Data provided:
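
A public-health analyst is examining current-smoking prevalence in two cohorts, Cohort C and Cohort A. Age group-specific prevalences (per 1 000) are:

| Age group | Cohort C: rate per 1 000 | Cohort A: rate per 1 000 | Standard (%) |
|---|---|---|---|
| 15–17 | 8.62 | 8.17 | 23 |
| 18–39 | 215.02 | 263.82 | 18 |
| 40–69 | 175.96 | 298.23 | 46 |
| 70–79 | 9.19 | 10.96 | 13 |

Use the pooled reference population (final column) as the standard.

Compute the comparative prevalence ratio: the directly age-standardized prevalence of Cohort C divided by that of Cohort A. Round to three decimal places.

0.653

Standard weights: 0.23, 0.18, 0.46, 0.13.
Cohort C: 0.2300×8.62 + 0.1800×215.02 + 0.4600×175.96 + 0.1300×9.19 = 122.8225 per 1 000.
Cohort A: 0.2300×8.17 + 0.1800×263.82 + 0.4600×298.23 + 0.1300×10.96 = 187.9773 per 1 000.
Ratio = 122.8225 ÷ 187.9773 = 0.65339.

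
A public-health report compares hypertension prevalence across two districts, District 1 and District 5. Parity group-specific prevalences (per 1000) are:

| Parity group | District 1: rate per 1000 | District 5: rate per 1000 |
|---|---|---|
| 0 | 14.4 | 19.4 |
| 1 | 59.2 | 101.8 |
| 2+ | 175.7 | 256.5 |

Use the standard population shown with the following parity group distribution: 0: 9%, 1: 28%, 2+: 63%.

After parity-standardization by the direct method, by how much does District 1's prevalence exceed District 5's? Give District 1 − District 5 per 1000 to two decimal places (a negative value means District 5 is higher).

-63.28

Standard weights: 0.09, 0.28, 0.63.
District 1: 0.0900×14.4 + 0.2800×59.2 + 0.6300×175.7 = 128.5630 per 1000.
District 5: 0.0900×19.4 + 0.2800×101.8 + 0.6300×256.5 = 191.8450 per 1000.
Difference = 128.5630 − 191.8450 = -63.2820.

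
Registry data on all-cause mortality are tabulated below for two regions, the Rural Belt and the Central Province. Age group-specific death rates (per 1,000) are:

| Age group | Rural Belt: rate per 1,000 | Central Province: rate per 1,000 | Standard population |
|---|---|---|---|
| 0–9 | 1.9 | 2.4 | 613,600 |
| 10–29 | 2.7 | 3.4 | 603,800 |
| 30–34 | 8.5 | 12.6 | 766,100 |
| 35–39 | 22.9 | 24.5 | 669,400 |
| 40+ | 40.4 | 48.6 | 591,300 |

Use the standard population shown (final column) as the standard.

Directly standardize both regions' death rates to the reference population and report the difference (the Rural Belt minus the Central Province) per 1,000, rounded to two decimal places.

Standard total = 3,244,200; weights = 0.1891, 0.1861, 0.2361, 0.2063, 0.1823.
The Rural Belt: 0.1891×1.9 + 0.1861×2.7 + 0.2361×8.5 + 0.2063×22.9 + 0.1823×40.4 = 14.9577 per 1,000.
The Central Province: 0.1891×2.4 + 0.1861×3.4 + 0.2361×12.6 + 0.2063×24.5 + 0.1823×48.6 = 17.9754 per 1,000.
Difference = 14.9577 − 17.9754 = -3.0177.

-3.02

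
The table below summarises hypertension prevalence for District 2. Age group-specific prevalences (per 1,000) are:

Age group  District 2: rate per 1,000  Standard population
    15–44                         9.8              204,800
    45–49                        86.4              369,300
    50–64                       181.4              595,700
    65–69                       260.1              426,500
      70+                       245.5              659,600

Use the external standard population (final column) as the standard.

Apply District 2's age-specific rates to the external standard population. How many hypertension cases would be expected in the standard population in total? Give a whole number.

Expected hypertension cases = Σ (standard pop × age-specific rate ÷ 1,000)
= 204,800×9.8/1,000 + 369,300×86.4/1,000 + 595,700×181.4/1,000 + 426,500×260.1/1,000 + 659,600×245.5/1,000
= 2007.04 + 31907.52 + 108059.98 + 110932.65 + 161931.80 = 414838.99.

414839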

--

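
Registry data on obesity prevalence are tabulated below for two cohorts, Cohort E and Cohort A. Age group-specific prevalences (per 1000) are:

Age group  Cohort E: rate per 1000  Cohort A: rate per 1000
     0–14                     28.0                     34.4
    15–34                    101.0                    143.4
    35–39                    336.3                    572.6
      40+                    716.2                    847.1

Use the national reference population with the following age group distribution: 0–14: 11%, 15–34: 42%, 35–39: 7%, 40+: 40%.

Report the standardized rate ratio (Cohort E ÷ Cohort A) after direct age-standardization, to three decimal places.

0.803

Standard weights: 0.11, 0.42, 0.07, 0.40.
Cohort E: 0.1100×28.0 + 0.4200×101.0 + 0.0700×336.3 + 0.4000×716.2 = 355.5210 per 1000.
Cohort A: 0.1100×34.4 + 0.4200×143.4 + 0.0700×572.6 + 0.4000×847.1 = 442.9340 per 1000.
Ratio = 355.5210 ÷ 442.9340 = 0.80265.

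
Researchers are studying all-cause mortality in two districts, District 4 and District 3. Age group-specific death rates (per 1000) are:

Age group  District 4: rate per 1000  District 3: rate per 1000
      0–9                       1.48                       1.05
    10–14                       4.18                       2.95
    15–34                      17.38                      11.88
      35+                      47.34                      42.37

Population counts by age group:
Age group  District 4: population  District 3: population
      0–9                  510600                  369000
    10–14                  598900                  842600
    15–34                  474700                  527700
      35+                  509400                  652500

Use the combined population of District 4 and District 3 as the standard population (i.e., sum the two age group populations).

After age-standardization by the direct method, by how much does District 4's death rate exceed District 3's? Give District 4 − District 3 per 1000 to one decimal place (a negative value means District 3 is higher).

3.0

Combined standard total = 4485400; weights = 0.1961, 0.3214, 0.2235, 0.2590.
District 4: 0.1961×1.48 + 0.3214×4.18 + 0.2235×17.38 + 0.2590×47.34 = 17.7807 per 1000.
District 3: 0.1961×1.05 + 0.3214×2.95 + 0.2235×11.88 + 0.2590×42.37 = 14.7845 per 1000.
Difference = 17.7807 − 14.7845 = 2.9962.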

* * *

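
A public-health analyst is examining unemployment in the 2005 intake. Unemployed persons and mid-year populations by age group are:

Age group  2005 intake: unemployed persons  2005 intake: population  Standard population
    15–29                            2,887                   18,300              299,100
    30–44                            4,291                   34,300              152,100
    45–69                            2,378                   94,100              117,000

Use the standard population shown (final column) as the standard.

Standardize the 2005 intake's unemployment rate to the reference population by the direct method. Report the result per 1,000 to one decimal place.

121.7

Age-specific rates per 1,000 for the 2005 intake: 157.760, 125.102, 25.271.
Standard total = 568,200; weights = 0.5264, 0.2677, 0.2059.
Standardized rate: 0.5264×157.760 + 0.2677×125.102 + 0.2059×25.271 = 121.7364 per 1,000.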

Description of the task: What do the lines above say from the one containing "175.7 | 256.5 |" down to the one containing "Use the external"? Return them exactly, both end lines included, and only them.

Answer area:
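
| 2+ | 175.7 | 256.5 |

Use the standard population shown with the following parity group distribution: 0: 9%, 1: 28%, 2+: 63%.

After parity-standardization by the direct method, by how much does District 1's prevalence exceed District 5's? Give District 1 − District 5 per 1000 to two decimal places (a negative value means District 5 is higher).

-63.28

Standard weights: 0.09, 0.28, 0.63.
District 1: 0.0900×14.4 + 0.2800×59.2 + 0.6300×175.7 = 128.5630 per 1000.
District 5: 0.0900×19.4 + 0.2800×101.8 + 0.6300×256.5 = 191.8450 per 1000.
Difference = 128.5630 − 191.8450 = -63.2820.

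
Registry data on all-cause mortality are tabulated below for two regions, the Rural Belt and the Central Province. Age group-specific death rates (per 1,000) are:

| Age group | Rural Belt: rate per 1,000 | Central Province: rate per 1,000 | Standard population |
|---|---|---|---|
| 0–9 | 1.9 | 2.4 | 613,600 |
| 10–29 | 2.7 | 3.4 | 603,800 |
| 30–34 | 8.5 | 12.6 | 766,100 |
| 35–39 | 22.9 | 24.5 | 669,400 |
| 40+ | 40.4 | 48.6 | 591,300 |

Use the standard population shown (final column) as the standard.

Directly standardize both regions' death rates to the reference population and report the difference (the Rural Belt minus the Central Province) per 1,000, rounded to two decimal places.

Standard total = 3,244,200; weights = 0.1891, 0.1861, 0.2361, 0.2063, 0.1823.
The Rural Belt: 0.1891×1.9 + 0.1861×2.7 + 0.2361×8.5 + 0.2063×22.9 + 0.1823×40.4 = 14.9577 per 1,000.
The Central Province: 0.1891×2.4 + 0.1861×3.4 + 0.2361×12.6 + 0.2063×24.5 + 0.1823×48.6 = 17.9754 per 1,000.
Difference = 14.9577 − 17.9754 = -3.0177.

-3.02

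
The table below summarises hypertension prevalence for District 2. Age group-specific prevalences (per 1,000) are:

Age group  District 2: rate per 1,000  Standard population
    15–44                         9.8              204,800
    45–49                        86.4              369,300
    50–64                       181.4              595,700
    65–69                       260.1              426,500
      70+                       245.5              659,600

Use the external standard population (final column) as the standard.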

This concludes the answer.